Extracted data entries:
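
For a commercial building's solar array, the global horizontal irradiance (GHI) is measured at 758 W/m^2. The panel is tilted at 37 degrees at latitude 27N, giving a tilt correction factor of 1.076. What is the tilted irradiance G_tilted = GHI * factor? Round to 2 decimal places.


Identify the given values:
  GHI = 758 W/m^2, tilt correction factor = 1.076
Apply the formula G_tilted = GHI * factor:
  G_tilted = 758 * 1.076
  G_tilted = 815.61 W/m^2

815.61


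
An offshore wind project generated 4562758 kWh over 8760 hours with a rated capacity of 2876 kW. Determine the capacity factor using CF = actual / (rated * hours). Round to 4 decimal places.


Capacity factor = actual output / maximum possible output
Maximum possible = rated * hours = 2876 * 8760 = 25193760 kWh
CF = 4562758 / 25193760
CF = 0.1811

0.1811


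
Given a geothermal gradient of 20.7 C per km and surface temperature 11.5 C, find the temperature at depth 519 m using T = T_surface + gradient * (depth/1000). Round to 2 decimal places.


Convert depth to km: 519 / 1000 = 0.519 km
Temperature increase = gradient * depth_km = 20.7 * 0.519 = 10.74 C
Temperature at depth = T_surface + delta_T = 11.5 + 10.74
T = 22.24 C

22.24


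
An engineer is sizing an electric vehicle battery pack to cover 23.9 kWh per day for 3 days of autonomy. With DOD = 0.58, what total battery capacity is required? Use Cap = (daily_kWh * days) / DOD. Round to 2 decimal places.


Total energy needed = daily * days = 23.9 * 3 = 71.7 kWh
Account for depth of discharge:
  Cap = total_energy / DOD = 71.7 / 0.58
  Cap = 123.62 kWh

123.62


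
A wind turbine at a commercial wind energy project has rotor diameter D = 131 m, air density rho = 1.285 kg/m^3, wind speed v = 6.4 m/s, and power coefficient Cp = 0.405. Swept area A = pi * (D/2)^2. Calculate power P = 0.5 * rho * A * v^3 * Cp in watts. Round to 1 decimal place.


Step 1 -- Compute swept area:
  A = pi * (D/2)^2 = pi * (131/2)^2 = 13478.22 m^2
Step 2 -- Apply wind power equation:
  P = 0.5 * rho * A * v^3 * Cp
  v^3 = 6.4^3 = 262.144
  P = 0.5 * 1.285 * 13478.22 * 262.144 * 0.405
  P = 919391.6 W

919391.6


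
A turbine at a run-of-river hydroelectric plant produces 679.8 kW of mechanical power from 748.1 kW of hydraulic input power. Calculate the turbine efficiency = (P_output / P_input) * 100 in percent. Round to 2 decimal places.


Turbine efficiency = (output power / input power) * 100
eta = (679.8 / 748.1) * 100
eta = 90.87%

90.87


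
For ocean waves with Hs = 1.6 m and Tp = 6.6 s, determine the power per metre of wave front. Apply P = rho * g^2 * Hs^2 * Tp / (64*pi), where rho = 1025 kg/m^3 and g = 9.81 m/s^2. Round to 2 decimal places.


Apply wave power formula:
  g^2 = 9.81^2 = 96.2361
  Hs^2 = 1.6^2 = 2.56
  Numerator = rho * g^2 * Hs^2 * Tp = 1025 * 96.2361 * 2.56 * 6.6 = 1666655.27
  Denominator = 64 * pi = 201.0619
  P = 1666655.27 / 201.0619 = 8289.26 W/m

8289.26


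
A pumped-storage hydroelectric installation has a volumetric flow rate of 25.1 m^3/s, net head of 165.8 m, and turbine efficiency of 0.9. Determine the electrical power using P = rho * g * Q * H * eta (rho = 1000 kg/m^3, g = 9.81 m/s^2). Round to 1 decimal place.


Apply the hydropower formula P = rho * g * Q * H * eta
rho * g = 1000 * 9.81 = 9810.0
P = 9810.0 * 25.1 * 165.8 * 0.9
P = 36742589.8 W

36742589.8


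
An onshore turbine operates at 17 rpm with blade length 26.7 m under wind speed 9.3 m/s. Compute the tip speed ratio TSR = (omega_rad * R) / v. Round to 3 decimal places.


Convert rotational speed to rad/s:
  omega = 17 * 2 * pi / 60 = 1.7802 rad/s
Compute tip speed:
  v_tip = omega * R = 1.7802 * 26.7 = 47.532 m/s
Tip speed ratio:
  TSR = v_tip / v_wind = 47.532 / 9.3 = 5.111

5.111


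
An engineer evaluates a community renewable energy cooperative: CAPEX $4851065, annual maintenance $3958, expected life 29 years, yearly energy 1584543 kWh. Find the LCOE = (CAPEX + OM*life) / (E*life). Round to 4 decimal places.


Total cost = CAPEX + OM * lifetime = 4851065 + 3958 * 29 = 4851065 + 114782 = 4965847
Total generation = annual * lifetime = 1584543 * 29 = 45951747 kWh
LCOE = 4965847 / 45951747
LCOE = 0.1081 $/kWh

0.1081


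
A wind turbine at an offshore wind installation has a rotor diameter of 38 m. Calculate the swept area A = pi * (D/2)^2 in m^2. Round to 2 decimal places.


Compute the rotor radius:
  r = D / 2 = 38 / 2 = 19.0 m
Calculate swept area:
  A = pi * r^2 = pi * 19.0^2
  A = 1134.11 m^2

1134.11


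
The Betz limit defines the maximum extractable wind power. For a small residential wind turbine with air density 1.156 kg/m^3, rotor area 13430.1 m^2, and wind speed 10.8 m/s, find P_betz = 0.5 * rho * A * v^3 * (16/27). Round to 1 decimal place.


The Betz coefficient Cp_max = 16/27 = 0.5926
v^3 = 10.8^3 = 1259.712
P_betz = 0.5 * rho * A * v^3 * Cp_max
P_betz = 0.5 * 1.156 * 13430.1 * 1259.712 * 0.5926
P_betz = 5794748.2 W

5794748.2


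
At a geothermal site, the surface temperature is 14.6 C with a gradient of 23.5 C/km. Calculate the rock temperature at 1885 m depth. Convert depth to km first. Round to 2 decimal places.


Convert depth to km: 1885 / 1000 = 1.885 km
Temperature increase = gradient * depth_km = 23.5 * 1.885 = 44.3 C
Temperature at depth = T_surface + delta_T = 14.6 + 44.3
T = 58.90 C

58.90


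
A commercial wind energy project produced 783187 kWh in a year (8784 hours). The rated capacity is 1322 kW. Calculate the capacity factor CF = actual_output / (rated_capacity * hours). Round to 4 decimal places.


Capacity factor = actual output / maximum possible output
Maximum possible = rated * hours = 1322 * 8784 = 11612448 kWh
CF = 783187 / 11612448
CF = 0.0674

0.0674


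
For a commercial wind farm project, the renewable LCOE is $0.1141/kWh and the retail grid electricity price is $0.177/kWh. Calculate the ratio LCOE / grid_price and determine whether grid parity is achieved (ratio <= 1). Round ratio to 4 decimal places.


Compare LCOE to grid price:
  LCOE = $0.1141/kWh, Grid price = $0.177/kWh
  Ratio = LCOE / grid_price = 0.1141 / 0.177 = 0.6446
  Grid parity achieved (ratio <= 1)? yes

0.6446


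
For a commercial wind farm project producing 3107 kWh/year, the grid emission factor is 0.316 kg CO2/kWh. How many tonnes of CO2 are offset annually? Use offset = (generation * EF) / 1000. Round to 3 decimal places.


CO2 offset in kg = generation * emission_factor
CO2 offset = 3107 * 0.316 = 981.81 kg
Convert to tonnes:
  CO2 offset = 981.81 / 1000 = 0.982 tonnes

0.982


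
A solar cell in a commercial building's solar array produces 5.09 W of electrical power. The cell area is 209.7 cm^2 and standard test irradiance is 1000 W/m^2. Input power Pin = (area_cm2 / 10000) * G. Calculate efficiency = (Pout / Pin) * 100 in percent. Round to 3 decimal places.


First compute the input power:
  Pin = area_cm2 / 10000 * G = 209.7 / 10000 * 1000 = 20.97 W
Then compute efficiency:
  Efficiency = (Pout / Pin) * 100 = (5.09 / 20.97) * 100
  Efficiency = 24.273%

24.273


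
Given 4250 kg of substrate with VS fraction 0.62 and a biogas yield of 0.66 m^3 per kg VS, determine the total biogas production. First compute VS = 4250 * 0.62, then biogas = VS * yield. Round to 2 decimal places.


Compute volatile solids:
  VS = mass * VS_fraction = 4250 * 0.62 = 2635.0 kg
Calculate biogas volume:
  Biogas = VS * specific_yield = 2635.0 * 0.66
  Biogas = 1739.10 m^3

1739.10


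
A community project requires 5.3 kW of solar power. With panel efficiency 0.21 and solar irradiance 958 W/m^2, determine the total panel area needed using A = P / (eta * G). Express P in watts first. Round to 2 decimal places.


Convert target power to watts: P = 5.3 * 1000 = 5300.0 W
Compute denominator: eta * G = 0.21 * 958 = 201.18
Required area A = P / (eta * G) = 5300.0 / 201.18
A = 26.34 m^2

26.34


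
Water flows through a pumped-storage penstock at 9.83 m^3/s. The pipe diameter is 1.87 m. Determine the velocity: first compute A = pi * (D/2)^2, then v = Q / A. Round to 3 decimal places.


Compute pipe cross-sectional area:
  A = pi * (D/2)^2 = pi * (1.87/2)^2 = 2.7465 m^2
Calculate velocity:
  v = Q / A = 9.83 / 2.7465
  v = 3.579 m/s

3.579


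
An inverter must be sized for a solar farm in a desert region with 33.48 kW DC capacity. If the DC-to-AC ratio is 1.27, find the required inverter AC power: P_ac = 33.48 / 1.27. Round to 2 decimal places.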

> Goal of the exercise:
Start at the line containing "Water flows through" and copy each line through the last one in the records, exactly and with nothing added.

> Answer area:
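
Water flows through a pumped-storage penstock at 9.83 m^3/s. The pipe diameter is 1.87 m. Determine the velocity: first compute A = pi * (D/2)^2, then v = Q / A. Round to 3 decimal places.


Compute pipe cross-sectional area:
  A = pi * (D/2)^2 = pi * (1.87/2)^2 = 2.7465 m^2
Calculate velocity:
  v = Q / A = 9.83 / 2.7465
  v = 3.579 m/s

3.579


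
An inverter must be sized for a solar farm in a desert region with 33.48 kW DC capacity. If the DC-to-AC ratio is 1.27, find the required inverter AC power: P_ac = 33.48 / 1.27. Round to 2 decimal places.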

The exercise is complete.